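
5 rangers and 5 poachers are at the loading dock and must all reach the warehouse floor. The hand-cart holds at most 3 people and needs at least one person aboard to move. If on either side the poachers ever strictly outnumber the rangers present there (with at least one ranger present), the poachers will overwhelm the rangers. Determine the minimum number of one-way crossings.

Counting alone: each trip to the warehouse floor takes at most 3 across and each return brings at least 1 back, so after t trips out (and t−1 returns) at most 3t − (t−1) of the 10 are across; that first reaches 10 at t = 5, so at least 9 crossings are needed.
The safety rule pushes this higher. Following every safe sequence of crossings, the most of the 10 that can be at the warehouse floor as the hand-cart arrives there on crossing 9 is 9 — never all 10.
So no plan with fewer than 11 crossings exists, and this one achieves 11:
1. 2 poachers → the warehouse floor.  (the loading dock: 5R 3P; the warehouse floor: 0R 2P)
2. 1 poacher ← the loading dock.  (the loading dock: 5R 4P; the warehouse floor: 0R 1P)
3. 3 poachers → the warehouse floor.  (the loading dock: 5R 1P; the warehouse floor: 0R 4P)
4. 1 poacher ← the loading dock.  (the loading dock: 5R 2P; the warehouse floor: 0R 3P)
5. 3 rangers → the warehouse floor.  (the loading dock: 2R 2P; the warehouse floor: 3R 3P)
6. 1 ranger and 1 poacher ← the loading dock.  (the loading dock: 3R 3P; the warehouse floor: 2R 2P)
7. 3 rangers → the warehouse floor.  (the loading dock: 0R 3P; the warehouse floor: 5R 2P)
8. 1 poacher ← the loading dock.  (the loading dock: 0R 4P; the warehouse floor: 5R 1P)
9. 2 poachers → the warehouse floor.  (the loading dock: 0R 2P; the warehouse floor: 5R 3P)
10. 1 poacher ← the loading dock.  (the loading dock: 0R 3P; the warehouse floor: 5R 2P)
11. 3 poachers → the warehouse floor.  (the loading dock: 0R 0P; the warehouse floor: 5R 5P)

11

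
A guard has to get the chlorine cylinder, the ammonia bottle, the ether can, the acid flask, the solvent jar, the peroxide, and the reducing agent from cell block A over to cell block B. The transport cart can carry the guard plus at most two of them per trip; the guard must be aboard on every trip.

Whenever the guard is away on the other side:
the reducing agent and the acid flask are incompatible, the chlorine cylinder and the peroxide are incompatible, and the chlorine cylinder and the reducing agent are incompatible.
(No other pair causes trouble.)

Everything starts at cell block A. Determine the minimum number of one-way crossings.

7

Counting alone: the guard can take at most 2 across per trip to cell block B, so moving all 7 needs at least 4 loaded trips out, with a return between consecutive ones — at least 7 crossings.
The plan below uses exactly 7 crossings, so it is optimal:
1. Guard goes to cell block B with the acid flask and the chlorine cylinder.  [cell block A: the ammonia bottle, the ether can, the peroxide, the reducing agent, the solvent jar | cell block B: the acid flask, the chlorine cylinder]
2. Guard goes back to cell block A alone.  [cell block A: the ammonia bottle, the ether can, the peroxide, the reducing agent, the solvent jar | cell block B: the acid flask, the chlorine cylinder]
3. Guard goes to cell block B with the ammonia bottle.  [cell block A: the ether can, the peroxide, the reducing agent, the solvent jar | cell block B: the acid flask, the ammonia bottle, the chlorine cylinder]
4. Guard goes back to cell block A alone.  [cell block A: the ether can, the peroxide, the reducing agent, the solvent jar | cell block B: the acid flask, the ammonia bottle, the chlorine cylinder]
5. Guard goes to cell block B with the ether can and the solvent jar.  [cell block A: the peroxide, the reducing agent | cell block B: the acid flask, the ammonia bottle, the chlorine cylinder, the ether can, the solvent jar]
6. Guard goes back to cell block A alone.  [cell block A: the peroxide, the reducing agent | cell block B: the acid flask, the ammonia bottle, the chlorine cylinder, the ether can, the solvent jar]
7. Guard goes to cell block B with the peroxide and the reducing agent.  [cell block A: — | cell block B: the acid flask, the ammonia bottle, the chlorine cylinder, the ether can, the peroxide, the reducing agent, the solvent jar]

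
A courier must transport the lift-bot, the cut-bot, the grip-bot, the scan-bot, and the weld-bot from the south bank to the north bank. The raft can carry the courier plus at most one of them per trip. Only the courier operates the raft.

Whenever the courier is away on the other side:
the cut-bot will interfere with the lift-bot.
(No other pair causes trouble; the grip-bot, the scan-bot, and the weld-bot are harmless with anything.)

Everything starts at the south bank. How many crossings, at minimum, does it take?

Counting alone: the courier can take at most 1 across per trip to the north bank, so moving all 5 needs at least 5 loaded trips out, with a return between consecutive ones — at least 9 crossings.
The plan below uses exactly 9 crossings, so it is optimal:
1. Courier goes to the north bank with the lift-bot.
2. Courier goes back to the south bank alone.
3. Courier goes to the north bank with the grip-bot.
4. Courier goes back to the south bank alone.
5. Courier goes to the north bank with the scan-bot.
6. Courier goes back to the south bank alone.
7. Courier goes to the north bank with the weld-bot.
8. Courier goes back to the south bank alone.
9. Courier goes to the north bank with the cut-bot.

9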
********
§ **GOAL OF THE EXERCISE**: Your answer should be every line from the material above in which the word "trouble" appears.

§ **EXPECTED ANSWER**:
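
(No other pair causes trouble.)
(No other pair causes trouble; the grip-bot, the scan-bot, and the weld-bot are harmless with anything.)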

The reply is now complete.